Task
The answer is to be all of the data below, reproduced exactly.

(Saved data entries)
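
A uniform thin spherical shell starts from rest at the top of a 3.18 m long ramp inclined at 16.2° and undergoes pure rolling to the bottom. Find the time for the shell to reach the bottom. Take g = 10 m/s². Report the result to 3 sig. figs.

t ≈ 1.95 s

Here I = (2/3)MR², so the shape factor k = I/(MR²) = 2/3.
Along the incline Mg sinθ − f = Ma, and torque about the center fR = Iα = kMR²(a/R) gives f = kMa.
Hence a = g sinθ/(1+k) = 10×sin16.2°/1.667 = 1.674 m/s².
Starting from rest, L = ½at², so t = √(2L/a) = √(2×3.18/1.674) ≈ 1.95 s.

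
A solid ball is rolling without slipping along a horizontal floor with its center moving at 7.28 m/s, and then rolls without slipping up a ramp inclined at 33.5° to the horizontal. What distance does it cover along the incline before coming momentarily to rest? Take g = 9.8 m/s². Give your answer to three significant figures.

d ≈ 6.86 m

The moment of inertia is (2/5)MR², giving k ≡ I/(MR²) = 0.4.
Since it rolls without slipping, ω = v/R and KE = ½Mv² + ½Iω² = ½(1+k)Mv² = (7/10)Mv².
Setting this equal to Mgh gives the vertical rise h = (1+k)v₀²/(2g) = 1.4×7.28²/(2×9.8) = 3.786 m.
Along the incline, d = h/sinθ = 3.786/sin33.5° ≈ 6.86 m.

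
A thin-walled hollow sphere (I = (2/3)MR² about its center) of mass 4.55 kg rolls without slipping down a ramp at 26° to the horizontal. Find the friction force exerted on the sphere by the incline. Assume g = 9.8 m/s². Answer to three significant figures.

The moment of inertia is (2/3)MR², giving k ≡ I/(MR²) = 2/3.
Along the incline Mg sinθ − f = Ma, and torque about the center fR = Iα = kMR²(a/R) gives f = kMa.
Combining, a = g sinθ/(1+k) and f = kMa = kMg sinθ/(1+k).
f = (2/3) × 4.55 × 9.8 × sin26° / 1.667 ≈ 7.82 N.

f ≈ 7.82 N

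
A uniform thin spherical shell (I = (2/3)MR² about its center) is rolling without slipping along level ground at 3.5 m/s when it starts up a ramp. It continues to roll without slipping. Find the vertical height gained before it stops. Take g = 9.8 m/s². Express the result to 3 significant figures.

h ≈ 1.04 m

Here I = (2/3)MR², so the shape factor k = I/(MR²) = 2/3.
Rolling without slipping gives ω = v/R, so the total kinetic energy is ½Mv² + ½Iω² = ½(1+k)Mv² = (5/6)Mv².
All of this converts to potential energy at the highest point: (5/6)Mv₀² = Mgh.
Thus h = (1+k)v₀²/(2g) = 1.667 × 3.5² / (2 × 9.8) ≈ 1.04 m.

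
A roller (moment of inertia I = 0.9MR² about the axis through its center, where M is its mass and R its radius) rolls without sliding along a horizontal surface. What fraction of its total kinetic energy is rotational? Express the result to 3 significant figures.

For this body I = 0.9MR², i.e. k = I/(MR²) = 0.9.
With ω = v/R, KE_trans = ½Mv² and KE_rot = ½Iω² = ½kMv², so KE_total = ½(1+k)Mv².
The rotational fraction is therefore k/(1+k) = 0.9/1.9 ≈ 0.474.

fraction ≈ 0.474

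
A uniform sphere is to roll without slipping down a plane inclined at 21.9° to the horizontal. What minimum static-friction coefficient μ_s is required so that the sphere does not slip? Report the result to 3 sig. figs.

For this body I = (2/5)MR², i.e. k = I/(MR²) = 0.4.
Along the incline Mg sinθ − f = Ma, and torque about the center fR = Iα = kMR²(a/R) gives f = kMa.
These give a = g sinθ/(1+k) and the required friction f = kMg sinθ/(1+k).
The normal force is N = Mg cosθ, so μ_min = f/N = k tanθ/(1+k).
μ_min = 0.4 × tan21.9° / 1.4 ≈ 0.115.

μ_min ≈ 0.115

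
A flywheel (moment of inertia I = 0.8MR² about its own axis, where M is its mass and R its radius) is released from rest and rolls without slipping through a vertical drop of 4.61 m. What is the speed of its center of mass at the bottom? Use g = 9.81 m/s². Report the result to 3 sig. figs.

With I = 0.8MR², the ratio k = I/(MR²) is 0.8.
The rolling condition ω = v/R makes the rotational term ½I(v/R)² = ½kMv², so KE_total = ½(1+k)Mv² = (9/10)Mv².
Setting Mgh = (9/10)Mv² gives v = √(2gh/(1+k)) = √(2·9.81·4.61/1.8) ≈ 7.09 m/s.

v ≈ 7.09 m/s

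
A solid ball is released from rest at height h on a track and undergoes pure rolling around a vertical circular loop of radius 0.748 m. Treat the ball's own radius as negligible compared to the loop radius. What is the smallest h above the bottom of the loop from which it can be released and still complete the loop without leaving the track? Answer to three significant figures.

The moment of inertia is (2/5)MR², giving k ≡ I/(MR²) = 0.4.
At the top of the loop, the minimum-contact condition is Mg = Mv_top²/r, so v_top² = gr.
With ω = v/R, the kinetic energy at speed v is ½(1+k)Mv² = (7/10)Mv².
Energy conservation from release (height h) to the top (height 2r): Mgh = Mg(2r) + (7/10)M·gr.
Thus h_min = 2r + (1+k)r/2 = r(2 + 1.4/2) = 0.748 × 2.7 ≈ 2.02 m.

h_min ≈ 2.02 m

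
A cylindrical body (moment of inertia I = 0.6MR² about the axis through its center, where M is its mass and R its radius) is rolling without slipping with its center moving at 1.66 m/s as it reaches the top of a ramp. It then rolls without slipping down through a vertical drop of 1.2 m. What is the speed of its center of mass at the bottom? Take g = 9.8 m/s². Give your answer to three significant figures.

v ≈ 4.18 m/s

With I = 0.6MR², the ratio k = I/(MR²) is 0.6.
Pure rolling means v = ωR; then KE = ½Mv² + ½I(v/R)² = ½(1+k)Mv² = (4/5)Mv².
Conserving energy between top and bottom: (4/5)Mv² = (4/5)Mv₀² + Mgh, hence v² = v₀² + 2gh/(1+k).
v = √(1.66² + 2×9.8×1.2/1.6) = √17.46 ≈ 4.18 m/s.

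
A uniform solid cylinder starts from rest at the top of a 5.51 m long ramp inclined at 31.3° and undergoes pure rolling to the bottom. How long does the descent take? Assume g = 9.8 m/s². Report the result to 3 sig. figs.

t ≈ 1.80 s

The moment of inertia is (1/2)MR², giving k ≡ I/(MR²) = 0.5.
Along the incline Mg sinθ − f = Ma, and torque about the center fR = Iα = kMR²(a/R) gives f = kMa.
Hence a = g sinθ/(1+k) = 9.8×sin31.3°/1.5 = 3.394 m/s².
With constant a from rest, t = √(2L/a) = √(2·5.51/3.394) ≈ 1.80 s.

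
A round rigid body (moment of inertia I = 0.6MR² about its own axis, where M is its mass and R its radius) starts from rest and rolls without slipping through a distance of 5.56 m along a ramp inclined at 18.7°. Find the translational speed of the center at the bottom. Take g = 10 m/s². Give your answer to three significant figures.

v ≈ 4.72 m/s

Here I = 0.6MR², so the shape factor k = I/(MR²) = 0.6.
The rolling condition ω = v/R makes the rotational term ½I(v/R)² = ½kMv², so KE_total = ½(1+k)Mv² = (4/5)Mv².
The vertical drop is h = L sinθ = 5.56 × sin18.7° = 1.783 m.
Energy conservation: Mgh = (4/5)Mv², so v = √(2gh/(1+k)) = √(2 × 10 × 1.783 / 1.6) ≈ 4.72 m/s.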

Expected answer
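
A uniform thin spherical shell starts from rest at the top of a 3.18 m long ramp inclined at 16.2° and undergoes pure rolling to the bottom. Find the time for the shell to reach the bottom. Take g = 10 m/s². Report the result to 3 sig. figs.

t ≈ 1.95 s

Here I = (2/3)MR², so the shape factor k = I/(MR²) = 2/3.
Along the incline Mg sinθ − f = Ma, and torque about the center fR = Iα = kMR²(a/R) gives f = kMa.
Hence a = g sinθ/(1+k) = 10×sin16.2°/1.667 = 1.674 m/s².
Starting from rest, L = ½at², so t = √(2L/a) = √(2×3.18/1.674) ≈ 1.95 s.

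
A solid ball is rolling without slipping along a horizontal floor with its center moving at 7.28 m/s, and then rolls without slipping up a ramp inclined at 33.5° to the horizontal. What distance does it cover along the incline before coming momentarily to rest? Take g = 9.8 m/s². Give your answer to three significant figures.

d ≈ 6.86 m

The moment of inertia is (2/5)MR², giving k ≡ I/(MR²) = 0.4.
Since it rolls without slipping, ω = v/R and KE = ½Mv² + ½Iω² = ½(1+k)Mv² = (7/10)Mv².
Setting this equal to Mgh gives the vertical rise h = (1+k)v₀²/(2g) = 1.4×7.28²/(2×9.8) = 3.786 m.
Along the incline, d = h/sinθ = 3.786/sin33.5° ≈ 6.86 m.

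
A thin-walled hollow sphere (I = (2/3)MR² about its center) of mass 4.55 kg rolls without slipping down a ramp at 26° to the horizontal. Find the friction force exerted on the sphere by the incline. Assume g = 9.8 m/s². Answer to three significant figures.

The moment of inertia is (2/3)MR², giving k ≡ I/(MR²) = 2/3.
Along the incline Mg sinθ − f = Ma, and torque about the center fR = Iα = kMR²(a/R) gives f = kMa.
Combining, a = g sinθ/(1+k) and f = kMa = kMg sinθ/(1+k).
f = (2/3) × 4.55 × 9.8 × sin26° / 1.667 ≈ 7.82 N.

f ≈ 7.82 N

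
A uniform thin spherical shell (I = (2/3)MR² about its center) is rolling without slipping along level ground at 3.5 m/s when it starts up a ramp. It continues to roll without slipping. Find the vertical height gained before it stops. Take g = 9.8 m/s². Express the result to 3 significant figures.

h ≈ 1.04 m

Here I = (2/3)MR², so the shape factor k = I/(MR²) = 2/3.
Rolling without slipping gives ω = v/R, so the total kinetic energy is ½Mv² + ½Iω² = ½(1+k)Mv² = (5/6)Mv².
All of this converts to potential energy at the highest point: (5/6)Mv₀² = Mgh.
Thus h = (1+k)v₀²/(2g) = 1.667 × 3.5² / (2 × 9.8) ≈ 1.04 m.

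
A roller (moment of inertia I = 0.9MR² about the axis through its center, where M is its mass and R its radius) rolls without sliding along a horizontal surface. What fraction of its total kinetic energy is rotational? Express the result to 3 significant figures.

For this body I = 0.9MR², i.e. k = I/(MR²) = 0.9.
With ω = v/R, KE_trans = ½Mv² and KE_rot = ½Iω² = ½kMv², so KE_total = ½(1+k)Mv².
The rotational fraction is therefore k/(1+k) = 0.9/1.9 ≈ 0.474.

fraction ≈ 0.474

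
A uniform sphere is to roll without slipping down a plane inclined at 21.9° to the horizontal. What minimum static-friction coefficient μ_s is required so that the sphere does not slip? Report the result to 3 sig. figs.

For this body I = (2/5)MR², i.e. k = I/(MR²) = 0.4.
Along the incline Mg sinθ − f = Ma, and torque about the center fR = Iα = kMR²(a/R) gives f = kMa.
These give a = g sinθ/(1+k) and the required friction f = kMg sinθ/(1+k).
The normal force is N = Mg cosθ, so μ_min = f/N = k tanθ/(1+k).
μ_min = 0.4 × tan21.9° / 1.4 ≈ 0.115.

μ_min ≈ 0.115

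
A flywheel (moment of inertia I = 0.8MR² about its own axis, where M is its mass and R its radius) is released from rest and rolls without slipping through a vertical drop of 4.61 m. What is the speed of its center of mass at the bottom? Use g = 9.81 m/s². Report the result to 3 sig. figs.

With I = 0.8MR², the ratio k = I/(MR²) is 0.8.
The rolling condition ω = v/R makes the rotational term ½I(v/R)² = ½kMv², so KE_total = ½(1+k)Mv² = (9/10)Mv².
Setting Mgh = (9/10)Mv² gives v = √(2gh/(1+k)) = √(2·9.81·4.61/1.8) ≈ 7.09 m/s.

v ≈ 7.09 m/s

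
A solid ball is released from rest at height h on a track and undergoes pure rolling around a vertical circular loop of radius 0.748 m. Treat the ball's own radius as negligible compared to the loop radius. What is the smallest h above the bottom of the loop from which it can be released and still complete the loop without leaving the track? Answer to three significant figures.

The moment of inertia is (2/5)MR², giving k ≡ I/(MR²) = 0.4.
At the top of the loop, the minimum-contact condition is Mg = Mv_top²/r, so v_top² = gr.
With ω = v/R, the kinetic energy at speed v is ½(1+k)Mv² = (7/10)Mv².
Energy conservation from release (height h) to the top (height 2r): Mgh = Mg(2r) + (7/10)M·gr.
Thus h_min = 2r + (1+k)r/2 = r(2 + 1.4/2) = 0.748 × 2.7 ≈ 2.02 m.

h_min ≈ 2.02 m

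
A cylindrical body (moment of inertia I = 0.6MR² about the axis through its center, where M is its mass and R its radius) is rolling without slipping with its center moving at 1.66 m/s as it reaches the top of a ramp. It then rolls without slipping down through a vertical drop of 1.2 m. What is the speed of its center of mass at the bottom? Take g = 9.8 m/s². Give your answer to three significant figures.

v ≈ 4.18 m/s

With I = 0.6MR², the ratio k = I/(MR²) is 0.6.
Pure rolling means v = ωR; then KE = ½Mv² + ½I(v/R)² = ½(1+k)Mv² = (4/5)Mv².
Conserving energy between top and bottom: (4/5)Mv² = (4/5)Mv₀² + Mgh, hence v² = v₀² + 2gh/(1+k).
v = √(1.66² + 2×9.8×1.2/1.6) = √17.46 ≈ 4.18 m/s.

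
A uniform solid cylinder starts from rest at the top of a 5.51 m long ramp inclined at 31.3° and undergoes pure rolling to the bottom. How long does the descent take? Assume g = 9.8 m/s². Report the result to 3 sig. figs.

t ≈ 1.80 s

The moment of inertia is (1/2)MR², giving k ≡ I/(MR²) = 0.5.
Along the incline Mg sinθ − f = Ma, and torque about the center fR = Iα = kMR²(a/R) gives f = kMa.
Hence a = g sinθ/(1+k) = 9.8×sin31.3°/1.5 = 3.394 m/s².
With constant a from rest, t = √(2L/a) = √(2·5.51/3.394) ≈ 1.80 s.

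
A round rigid body (moment of inertia I = 0.6MR² about its own axis, where M is its mass and R its radius) starts from rest and rolls without slipping through a distance of 5.56 m along a ramp inclined at 18.7°. Find the translational speed of the center at the bottom. Take g = 10 m/s². Give your answer to three significant figures.

v ≈ 4.72 m/s

Here I = 0.6MR², so the shape factor k = I/(MR²) = 0.6.
The rolling condition ω = v/R makes the rotational term ½I(v/R)² = ½kMv², so KE_total = ½(1+k)Mv² = (4/5)Mv².
The vertical drop is h = L sinθ = 5.56 × sin18.7° = 1.783 m.
Energy conservation: Mgh = (4/5)Mv², so v = √(2gh/(1+k)) = √(2 × 10 × 1.783 / 1.6) ≈ 4.72 m/s.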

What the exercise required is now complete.